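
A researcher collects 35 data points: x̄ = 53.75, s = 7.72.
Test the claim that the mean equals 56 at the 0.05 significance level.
One-sample t-test:
H₀: μ = 56
H₁: μ ≠ 56
df = n - 1 = 34
t = (x̄ - μ₀) / (s/√n) = (53.75 - 56) / (7.72/√35) = -1.724
p-value = 0.0937

Since p-value > α = 0.05, we fail to reject H₀.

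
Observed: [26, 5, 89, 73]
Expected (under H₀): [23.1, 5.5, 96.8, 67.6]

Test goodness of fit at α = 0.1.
Chi-square goodness of fit test:
H₀: observed counts match expected distribution
H₁: observed counts differ from expected distribution
df = k - 1 = 3
χ² = Σ(O - E)²/E
   = (26 - 23.1)²/23.1 + (5 - 5.5)²/5.5 + (89 - 96.8)²/96.8 + (73 - 67.6)²/67.6
   = 0.364 + 0.045 + 0.629 + 0.431
   = 1.47
p-value = 0.6894

Since p-value > α = 0.1, we fail to reject H₀.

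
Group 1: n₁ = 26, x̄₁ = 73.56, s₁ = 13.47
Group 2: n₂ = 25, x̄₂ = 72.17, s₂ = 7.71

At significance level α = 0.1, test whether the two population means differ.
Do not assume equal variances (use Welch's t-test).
Welch's two-sample t-test:
H₀: μ₁ = μ₂
H₁: μ₁ ≠ μ₂
s₁²/n₁ = 13.47²/26 = 6.9785,  s₂²/n₂ = 7.71²/25 = 2.3778
SE = √(s₁²/n₁ + s₂²/n₂) = √(6.9785 + 2.3778) = 3.0588
df (Welch-Satterthwaite) = (s₁²/n₁ + s₂²/n₂)² / [(s₁²/n₁)²/(n₁-1) + (s₂²/n₂)²/(n₂-1)] ≈ 40.09
t = (x̄₁ - x̄₂) / SE = (73.56 - 72.17) / 3.0588 = 1.39 / 3.0588 = 0.454
p-value = 0.6520

Since p-value > α = 0.1, we fail to reject H₀.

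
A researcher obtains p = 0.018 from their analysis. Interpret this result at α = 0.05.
Since p = 0.018 < α = 0.05, reject H₀.
There is sufficient evidence to reject the null hypothesis; the result is statistically significant at the 0.05 level.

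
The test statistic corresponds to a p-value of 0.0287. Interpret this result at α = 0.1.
Since p = 0.0287 < α = 0.1, reject H₀.
There is sufficient evidence to reject the null hypothesis; the result is statistically significant at the 0.1 level.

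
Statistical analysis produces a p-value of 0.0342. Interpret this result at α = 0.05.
Since p = 0.0342 < α = 0.05, reject H₀.
There is sufficient evidence to reject the null hypothesis; the result is statistically significant at the 0.05 level.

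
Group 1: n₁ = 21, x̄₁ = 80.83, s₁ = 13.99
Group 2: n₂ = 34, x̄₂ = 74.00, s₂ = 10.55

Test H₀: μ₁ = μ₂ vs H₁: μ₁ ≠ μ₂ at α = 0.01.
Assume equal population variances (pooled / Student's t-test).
Student's two-sample t-test (equal variances):
H₀: μ₁ = μ₂
H₁: μ₁ ≠ μ₂
df = n₁ + n₂ - 2 = 53
Pooled variance s_p² = [(n₁-1)s₁² + (n₂-1)s₂²] / (n₁ + n₂ - 2) = [(20)(13.99²) + (33)(10.55²)] / 53 = 143.1582
SE = √(s_p²(1/n₁ + 1/n₂)) = √(143.1582 × (1/21 + 1/34)) = 3.3208
t = (x̄₁ - x̄₂) / SE = (80.83 - 74.00) / 3.3208 = 6.83 / 3.3208 = 2.057
p-value = 0.0446

Since p-value > α = 0.01, we fail to reject H₀.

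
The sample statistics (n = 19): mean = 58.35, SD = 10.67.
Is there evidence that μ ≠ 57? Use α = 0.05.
One-sample t-test:
H₀: μ = 57
H₁: μ ≠ 57
df = n - 1 = 18
t = (x̄ - μ₀) / (s/√n) = (58.35 - 57) / (10.67/√19) = 0.552
p-value = 0.5881

Since p-value > α = 0.05, we fail to reject H₀.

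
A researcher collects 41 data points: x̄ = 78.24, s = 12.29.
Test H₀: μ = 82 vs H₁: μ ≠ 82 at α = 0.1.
One-sample t-test:
H₀: μ = 82
H₁: μ ≠ 82
df = n - 1 = 40
t = (x̄ - μ₀) / (s/√n) = (78.24 - 82) / (12.29/√41) = -1.959
p-value = 0.0571

Since p-value < α = 0.1, we reject H₀.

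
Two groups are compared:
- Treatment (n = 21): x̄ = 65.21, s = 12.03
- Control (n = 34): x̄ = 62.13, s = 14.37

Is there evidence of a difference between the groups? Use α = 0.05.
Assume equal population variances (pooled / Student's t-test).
Student's two-sample t-test (equal variances):
H₀: μ₁ = μ₂
H₁: μ₁ ≠ μ₂
df = n₁ + n₂ - 2 = 53
Pooled variance s_p² = [(n₁-1)s₁² + (n₂-1)s₂²] / (n₁ + n₂ - 2) = [(20)(12.03²) + (33)(14.37²)] / 53 = 183.1852
SE = √(s_p²(1/n₁ + 1/n₂)) = √(183.1852 × (1/21 + 1/34)) = 3.7564
t = (x̄₁ - x̄₂) / SE = (65.21 - 62.13) / 3.7564 = 3.08 / 3.7564 = 0.820
p-value = 0.4159

Since p-value > α = 0.05, we fail to reject H₀.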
+++
# PROBLEM DESCRIPTION:
Please copy, exactly as written, every line in the listing above from the line with "A researcher collects 41" up to and including the line with "Is there evidence of".

# ANSWER SPACE:
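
A researcher collects 41 data points: x̄ = 78.24, s = 12.29.
Test H₀: μ = 82 vs H₁: μ ≠ 82 at α = 0.1.
One-sample t-test:
H₀: μ = 82
H₁: μ ≠ 82
df = n - 1 = 40
t = (x̄ - μ₀) / (s/√n) = (78.24 - 82) / (12.29/√41) = -1.959
p-value = 0.0571

Since p-value < α = 0.1, we reject H₀.

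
Two groups are compared:
- Treatment (n = 21): x̄ = 65.21, s = 12.03
- Control (n = 34): x̄ = 62.13, s = 14.37

Is there evidence of a difference between the groups? Use α = 0.05.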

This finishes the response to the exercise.